--- YOUR OBJECTIVE ---
Since only part of the material below is wanted, output exactly the lines from the one with "A balance-transfer card gives you" up to and including the one with "Ines carries a".

################

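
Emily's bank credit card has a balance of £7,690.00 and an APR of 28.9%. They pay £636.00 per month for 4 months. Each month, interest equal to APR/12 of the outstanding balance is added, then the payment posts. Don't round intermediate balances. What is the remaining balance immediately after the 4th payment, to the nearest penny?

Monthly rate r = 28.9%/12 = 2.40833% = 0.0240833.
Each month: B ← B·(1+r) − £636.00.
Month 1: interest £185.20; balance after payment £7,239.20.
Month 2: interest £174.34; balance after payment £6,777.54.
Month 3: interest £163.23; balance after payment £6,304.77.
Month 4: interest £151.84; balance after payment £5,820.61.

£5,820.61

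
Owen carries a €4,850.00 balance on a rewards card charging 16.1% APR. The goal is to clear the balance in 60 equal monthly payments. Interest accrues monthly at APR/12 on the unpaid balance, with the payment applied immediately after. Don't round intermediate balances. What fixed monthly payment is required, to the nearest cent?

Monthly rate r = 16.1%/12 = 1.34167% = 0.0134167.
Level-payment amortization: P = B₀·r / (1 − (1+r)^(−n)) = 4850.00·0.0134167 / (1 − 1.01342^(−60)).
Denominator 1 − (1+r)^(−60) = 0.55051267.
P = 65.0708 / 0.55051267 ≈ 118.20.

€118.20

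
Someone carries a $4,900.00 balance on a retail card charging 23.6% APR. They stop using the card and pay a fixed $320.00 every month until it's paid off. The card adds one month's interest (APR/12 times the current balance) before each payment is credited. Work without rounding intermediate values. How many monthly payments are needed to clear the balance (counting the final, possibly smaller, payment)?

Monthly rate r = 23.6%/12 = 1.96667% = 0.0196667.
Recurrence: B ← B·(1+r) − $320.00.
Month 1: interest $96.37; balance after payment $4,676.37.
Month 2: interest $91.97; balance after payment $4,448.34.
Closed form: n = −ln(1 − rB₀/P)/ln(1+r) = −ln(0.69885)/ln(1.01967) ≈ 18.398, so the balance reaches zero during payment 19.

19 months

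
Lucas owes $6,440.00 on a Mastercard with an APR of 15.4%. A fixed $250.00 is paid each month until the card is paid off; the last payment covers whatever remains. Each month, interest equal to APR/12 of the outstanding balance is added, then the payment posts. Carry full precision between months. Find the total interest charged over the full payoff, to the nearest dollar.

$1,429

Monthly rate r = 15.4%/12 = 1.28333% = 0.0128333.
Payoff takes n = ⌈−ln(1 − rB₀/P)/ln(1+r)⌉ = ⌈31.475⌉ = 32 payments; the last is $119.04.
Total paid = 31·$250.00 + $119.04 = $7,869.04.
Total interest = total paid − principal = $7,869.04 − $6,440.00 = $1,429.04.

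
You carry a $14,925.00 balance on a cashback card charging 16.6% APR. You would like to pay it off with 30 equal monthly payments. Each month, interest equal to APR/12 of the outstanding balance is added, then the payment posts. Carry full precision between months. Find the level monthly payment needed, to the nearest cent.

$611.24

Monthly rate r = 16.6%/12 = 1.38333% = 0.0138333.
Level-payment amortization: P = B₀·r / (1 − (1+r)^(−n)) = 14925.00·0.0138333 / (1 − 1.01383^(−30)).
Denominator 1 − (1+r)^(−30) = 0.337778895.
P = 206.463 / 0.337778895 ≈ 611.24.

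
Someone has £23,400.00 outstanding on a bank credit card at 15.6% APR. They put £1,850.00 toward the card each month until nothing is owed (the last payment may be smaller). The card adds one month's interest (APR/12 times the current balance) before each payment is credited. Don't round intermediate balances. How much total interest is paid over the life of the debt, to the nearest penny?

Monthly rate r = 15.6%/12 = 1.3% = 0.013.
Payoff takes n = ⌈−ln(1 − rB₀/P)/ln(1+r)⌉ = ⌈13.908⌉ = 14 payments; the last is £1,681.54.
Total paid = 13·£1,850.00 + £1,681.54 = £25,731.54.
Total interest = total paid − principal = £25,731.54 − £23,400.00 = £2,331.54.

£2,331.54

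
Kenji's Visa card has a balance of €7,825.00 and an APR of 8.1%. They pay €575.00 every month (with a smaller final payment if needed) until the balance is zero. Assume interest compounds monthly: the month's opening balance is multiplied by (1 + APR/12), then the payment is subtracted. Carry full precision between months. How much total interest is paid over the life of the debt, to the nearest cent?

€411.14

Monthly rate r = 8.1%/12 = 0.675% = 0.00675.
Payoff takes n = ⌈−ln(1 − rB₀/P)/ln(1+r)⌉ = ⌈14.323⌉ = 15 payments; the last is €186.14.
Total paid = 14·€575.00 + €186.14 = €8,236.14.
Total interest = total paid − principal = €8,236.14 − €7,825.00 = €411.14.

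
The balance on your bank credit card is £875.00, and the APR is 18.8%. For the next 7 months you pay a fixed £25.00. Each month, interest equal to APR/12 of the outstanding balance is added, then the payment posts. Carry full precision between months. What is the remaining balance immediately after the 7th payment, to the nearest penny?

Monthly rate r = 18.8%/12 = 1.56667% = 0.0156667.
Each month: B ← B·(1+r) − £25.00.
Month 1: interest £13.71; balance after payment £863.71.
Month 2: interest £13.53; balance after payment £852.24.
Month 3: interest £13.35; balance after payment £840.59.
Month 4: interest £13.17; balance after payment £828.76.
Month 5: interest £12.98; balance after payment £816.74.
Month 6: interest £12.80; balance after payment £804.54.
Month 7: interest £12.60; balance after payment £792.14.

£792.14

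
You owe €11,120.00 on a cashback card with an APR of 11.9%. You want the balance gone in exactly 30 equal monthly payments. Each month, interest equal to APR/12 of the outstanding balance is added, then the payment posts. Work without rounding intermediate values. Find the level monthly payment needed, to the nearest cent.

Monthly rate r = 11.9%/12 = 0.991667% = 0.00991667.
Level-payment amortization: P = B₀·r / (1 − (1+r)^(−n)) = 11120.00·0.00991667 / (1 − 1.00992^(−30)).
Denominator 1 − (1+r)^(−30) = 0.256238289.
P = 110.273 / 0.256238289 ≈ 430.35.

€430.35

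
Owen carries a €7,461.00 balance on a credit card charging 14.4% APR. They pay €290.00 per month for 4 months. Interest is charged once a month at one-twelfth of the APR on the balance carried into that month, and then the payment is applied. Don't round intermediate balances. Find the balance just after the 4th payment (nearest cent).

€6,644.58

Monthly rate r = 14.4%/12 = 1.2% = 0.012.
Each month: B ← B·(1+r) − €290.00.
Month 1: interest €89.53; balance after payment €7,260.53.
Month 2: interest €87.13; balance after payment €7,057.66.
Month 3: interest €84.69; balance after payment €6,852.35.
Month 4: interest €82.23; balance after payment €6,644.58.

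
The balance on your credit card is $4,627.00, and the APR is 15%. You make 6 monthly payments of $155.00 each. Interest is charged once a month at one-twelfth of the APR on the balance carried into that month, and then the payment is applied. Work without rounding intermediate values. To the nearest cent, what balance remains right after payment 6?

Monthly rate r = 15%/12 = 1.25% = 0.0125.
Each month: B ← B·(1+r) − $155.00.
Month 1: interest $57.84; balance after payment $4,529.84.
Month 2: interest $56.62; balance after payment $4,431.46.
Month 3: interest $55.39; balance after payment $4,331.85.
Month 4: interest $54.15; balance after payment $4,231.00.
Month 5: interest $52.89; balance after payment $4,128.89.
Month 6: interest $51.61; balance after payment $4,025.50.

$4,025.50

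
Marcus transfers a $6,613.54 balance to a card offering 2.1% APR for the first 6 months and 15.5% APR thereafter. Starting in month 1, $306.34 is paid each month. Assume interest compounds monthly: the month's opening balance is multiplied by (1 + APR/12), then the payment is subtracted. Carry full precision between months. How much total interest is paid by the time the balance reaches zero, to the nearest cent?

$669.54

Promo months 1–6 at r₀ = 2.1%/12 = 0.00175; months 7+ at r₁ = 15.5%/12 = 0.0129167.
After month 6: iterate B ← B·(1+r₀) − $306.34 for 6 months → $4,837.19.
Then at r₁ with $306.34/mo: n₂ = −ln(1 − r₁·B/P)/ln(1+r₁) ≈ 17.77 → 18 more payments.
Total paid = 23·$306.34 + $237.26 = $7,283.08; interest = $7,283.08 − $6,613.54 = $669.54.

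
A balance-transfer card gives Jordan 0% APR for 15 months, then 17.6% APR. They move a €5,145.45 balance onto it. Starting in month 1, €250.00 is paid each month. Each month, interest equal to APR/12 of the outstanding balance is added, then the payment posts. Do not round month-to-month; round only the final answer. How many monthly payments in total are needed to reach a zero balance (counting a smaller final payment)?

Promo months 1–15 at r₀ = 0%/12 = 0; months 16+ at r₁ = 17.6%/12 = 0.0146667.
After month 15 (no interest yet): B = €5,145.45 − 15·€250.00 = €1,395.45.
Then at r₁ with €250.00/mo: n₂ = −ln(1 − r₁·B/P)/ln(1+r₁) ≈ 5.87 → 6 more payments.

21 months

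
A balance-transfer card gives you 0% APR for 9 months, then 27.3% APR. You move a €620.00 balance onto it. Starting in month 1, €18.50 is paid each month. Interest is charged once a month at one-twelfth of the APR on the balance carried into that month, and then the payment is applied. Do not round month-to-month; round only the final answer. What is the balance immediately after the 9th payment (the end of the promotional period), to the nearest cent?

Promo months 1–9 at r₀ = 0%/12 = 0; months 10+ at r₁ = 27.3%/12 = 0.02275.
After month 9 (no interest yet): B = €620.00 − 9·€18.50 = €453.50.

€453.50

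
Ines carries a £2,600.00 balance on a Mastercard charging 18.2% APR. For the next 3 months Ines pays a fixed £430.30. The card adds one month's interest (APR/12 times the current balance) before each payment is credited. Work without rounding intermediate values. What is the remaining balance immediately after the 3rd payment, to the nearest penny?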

################

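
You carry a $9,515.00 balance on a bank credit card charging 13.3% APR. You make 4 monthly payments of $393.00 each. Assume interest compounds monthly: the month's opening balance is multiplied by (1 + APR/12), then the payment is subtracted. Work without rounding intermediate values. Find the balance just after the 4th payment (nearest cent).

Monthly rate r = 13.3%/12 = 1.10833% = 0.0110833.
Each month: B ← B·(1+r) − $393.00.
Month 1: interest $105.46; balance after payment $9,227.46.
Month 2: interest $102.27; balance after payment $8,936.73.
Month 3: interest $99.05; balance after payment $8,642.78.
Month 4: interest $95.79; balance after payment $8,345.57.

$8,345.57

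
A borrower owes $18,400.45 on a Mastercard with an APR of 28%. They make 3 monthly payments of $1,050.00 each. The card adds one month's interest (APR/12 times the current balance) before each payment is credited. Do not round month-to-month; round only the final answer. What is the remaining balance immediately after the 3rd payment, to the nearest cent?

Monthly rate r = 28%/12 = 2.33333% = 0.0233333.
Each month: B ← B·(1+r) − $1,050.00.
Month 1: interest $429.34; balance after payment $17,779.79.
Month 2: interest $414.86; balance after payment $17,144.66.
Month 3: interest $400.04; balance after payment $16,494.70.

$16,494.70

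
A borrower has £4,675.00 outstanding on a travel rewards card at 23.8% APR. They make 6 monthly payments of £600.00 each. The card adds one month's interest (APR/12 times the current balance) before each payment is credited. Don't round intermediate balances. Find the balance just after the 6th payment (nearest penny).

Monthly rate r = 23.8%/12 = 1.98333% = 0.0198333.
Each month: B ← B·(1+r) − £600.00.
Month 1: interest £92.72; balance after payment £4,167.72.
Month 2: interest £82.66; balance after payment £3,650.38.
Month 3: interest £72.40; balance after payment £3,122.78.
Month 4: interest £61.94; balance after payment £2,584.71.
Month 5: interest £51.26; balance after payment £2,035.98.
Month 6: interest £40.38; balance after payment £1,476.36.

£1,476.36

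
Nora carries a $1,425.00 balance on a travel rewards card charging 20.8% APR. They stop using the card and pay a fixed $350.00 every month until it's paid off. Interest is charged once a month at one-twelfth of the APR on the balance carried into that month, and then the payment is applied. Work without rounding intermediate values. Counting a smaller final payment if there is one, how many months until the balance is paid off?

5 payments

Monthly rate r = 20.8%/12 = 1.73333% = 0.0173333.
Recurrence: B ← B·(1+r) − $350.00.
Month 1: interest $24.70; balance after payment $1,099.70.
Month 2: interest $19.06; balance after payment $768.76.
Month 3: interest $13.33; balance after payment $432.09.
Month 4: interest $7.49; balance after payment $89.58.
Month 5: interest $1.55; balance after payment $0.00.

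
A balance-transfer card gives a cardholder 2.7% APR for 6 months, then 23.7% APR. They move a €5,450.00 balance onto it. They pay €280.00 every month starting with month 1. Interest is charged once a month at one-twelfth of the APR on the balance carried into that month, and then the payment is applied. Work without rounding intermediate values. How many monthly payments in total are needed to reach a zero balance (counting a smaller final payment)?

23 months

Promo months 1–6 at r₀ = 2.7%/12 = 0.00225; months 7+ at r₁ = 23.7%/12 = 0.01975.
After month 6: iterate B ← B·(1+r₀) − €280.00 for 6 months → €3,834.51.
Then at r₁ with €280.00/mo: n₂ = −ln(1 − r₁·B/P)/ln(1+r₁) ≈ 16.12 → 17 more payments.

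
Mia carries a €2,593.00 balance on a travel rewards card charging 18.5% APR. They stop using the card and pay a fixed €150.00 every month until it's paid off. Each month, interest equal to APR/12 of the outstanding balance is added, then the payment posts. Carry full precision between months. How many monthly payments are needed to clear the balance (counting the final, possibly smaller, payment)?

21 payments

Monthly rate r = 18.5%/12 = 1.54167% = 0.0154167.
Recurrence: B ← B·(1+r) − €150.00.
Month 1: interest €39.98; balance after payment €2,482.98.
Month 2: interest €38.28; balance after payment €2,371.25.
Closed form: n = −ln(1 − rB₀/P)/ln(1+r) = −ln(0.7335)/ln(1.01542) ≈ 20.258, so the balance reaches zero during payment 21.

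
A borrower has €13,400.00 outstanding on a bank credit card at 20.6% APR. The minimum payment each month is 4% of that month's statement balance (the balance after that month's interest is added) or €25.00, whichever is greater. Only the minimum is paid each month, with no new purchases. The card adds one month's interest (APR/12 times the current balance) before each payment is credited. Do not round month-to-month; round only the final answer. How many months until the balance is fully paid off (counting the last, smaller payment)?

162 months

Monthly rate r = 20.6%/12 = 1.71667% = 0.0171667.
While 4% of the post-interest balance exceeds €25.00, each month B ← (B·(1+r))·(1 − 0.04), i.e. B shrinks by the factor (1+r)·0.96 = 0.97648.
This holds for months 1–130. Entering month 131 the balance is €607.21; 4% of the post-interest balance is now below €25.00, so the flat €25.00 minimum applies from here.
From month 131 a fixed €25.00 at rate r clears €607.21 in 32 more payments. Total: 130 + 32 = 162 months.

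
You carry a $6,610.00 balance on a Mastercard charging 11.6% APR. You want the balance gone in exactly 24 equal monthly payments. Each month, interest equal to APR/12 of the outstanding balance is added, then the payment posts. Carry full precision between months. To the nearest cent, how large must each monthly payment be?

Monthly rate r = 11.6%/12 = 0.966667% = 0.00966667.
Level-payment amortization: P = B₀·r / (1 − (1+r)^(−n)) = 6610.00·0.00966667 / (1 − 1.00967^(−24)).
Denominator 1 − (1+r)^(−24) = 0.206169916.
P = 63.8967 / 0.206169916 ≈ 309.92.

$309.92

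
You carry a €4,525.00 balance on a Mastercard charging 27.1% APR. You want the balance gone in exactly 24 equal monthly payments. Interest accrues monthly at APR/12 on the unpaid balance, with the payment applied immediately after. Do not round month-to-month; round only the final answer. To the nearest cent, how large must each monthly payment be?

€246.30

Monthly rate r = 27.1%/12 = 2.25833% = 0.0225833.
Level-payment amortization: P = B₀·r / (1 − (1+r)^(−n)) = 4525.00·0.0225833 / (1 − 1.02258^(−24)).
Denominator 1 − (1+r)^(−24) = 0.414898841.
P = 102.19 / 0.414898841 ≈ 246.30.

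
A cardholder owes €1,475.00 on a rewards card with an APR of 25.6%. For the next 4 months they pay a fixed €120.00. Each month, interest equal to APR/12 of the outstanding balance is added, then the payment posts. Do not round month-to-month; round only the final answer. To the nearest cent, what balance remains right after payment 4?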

################

--- REPLY ---
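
A balance-transfer card gives you 0% APR for 9 months, then 27.3% APR. You move a €620.00 balance onto it. Starting in month 1, €18.50 is paid each month. Interest is charged once a month at one-twelfth of the APR on the balance carried into that month, and then the payment is applied. Do not round month-to-month; round only the final answer. What is the balance immediately after the 9th payment (the end of the promotional period), to the nearest cent?

Promo months 1–9 at r₀ = 0%/12 = 0; months 10+ at r₁ = 27.3%/12 = 0.02275.
After month 9 (no interest yet): B = €620.00 − 9·€18.50 = €453.50.

€453.50

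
Ines carries a £2,600.00 balance on a Mastercard charging 18.2% APR. For the next 3 months Ines pays a fixed £430.30. The card adds one month's interest (APR/12 times the current balance) before each payment is credited. Work without rounding intermediate values. What is the remaining balance immediately after the 3rd payment, to the nearest penny?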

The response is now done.